ASSIGNED TASK => Could every line below be written out exactly as it appears?

Saved data entries
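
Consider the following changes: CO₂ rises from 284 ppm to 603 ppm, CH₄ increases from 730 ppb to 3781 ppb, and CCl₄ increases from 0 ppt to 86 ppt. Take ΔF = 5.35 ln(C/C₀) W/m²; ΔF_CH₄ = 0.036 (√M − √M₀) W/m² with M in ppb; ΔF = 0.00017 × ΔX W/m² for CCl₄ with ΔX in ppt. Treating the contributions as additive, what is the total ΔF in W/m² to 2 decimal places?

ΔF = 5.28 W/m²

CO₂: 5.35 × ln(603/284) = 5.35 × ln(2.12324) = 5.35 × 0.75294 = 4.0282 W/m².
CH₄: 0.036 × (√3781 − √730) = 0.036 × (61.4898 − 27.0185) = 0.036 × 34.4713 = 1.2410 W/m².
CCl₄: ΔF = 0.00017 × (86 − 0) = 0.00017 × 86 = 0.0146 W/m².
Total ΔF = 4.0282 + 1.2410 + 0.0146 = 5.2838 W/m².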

FINISHED EXERCISE =>
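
Consider the following changes: CO₂ rises from 284 ppm to 603 ppm, CH₄ increases from 730 ppb to 3781 ppb, and CCl₄ increases from 0 ppt to 86 ppt. Take ΔF = 5.35 ln(C/C₀) W/m²; ΔF_CH₄ = 0.036 (√M − √M₀) W/m² with M in ppb; ΔF = 0.00017 × ΔX W/m² for CCl₄ with ΔX in ppt. Treating the contributions as additive, what is the total ΔF in W/m² to 2 decimal places?

ΔF = 5.28 W/m²

CO₂: 5.35 × ln(603/284) = 5.35 × ln(2.12324) = 5.35 × 0.75294 = 4.0282 W/m².
CH₄: 0.036 × (√3781 − √730) = 0.036 × (61.4898 − 27.0185) = 0.036 × 34.4713 = 1.2410 W/m².
CCl₄: ΔF = 0.00017 × (86 − 0) = 0.00017 × 86 = 0.0146 W/m².
Total ΔF = 4.0282 + 1.2410 + 0.0146 = 5.2838 W/m².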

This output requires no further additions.